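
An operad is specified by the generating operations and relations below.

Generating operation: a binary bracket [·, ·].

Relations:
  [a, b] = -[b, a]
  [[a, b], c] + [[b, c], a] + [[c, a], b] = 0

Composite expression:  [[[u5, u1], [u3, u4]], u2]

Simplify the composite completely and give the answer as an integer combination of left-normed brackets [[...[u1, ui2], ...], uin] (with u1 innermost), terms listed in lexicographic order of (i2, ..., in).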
══════════
## Assignment
Line by line, retype all the entries exactly as they are shown.

## Solution to the exercise
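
An operad is specified by the generating operations and relations below.

Generating operation: a binary bracket [·, ·].

Relations:
  [a, b] = -[b, a]
  [[a, b], c] + [[b, c], a] + [[c, a], b] = 0

Composite expression:  [[[u5, u1], [u3, u4]], u2]

Simplify the composite completely and give the answer as an integer combination of left-normed brackets [[...[u1, ui2], ...], uin] (with u1 innermost), terms listed in lexicographic order of (i2, ..., in).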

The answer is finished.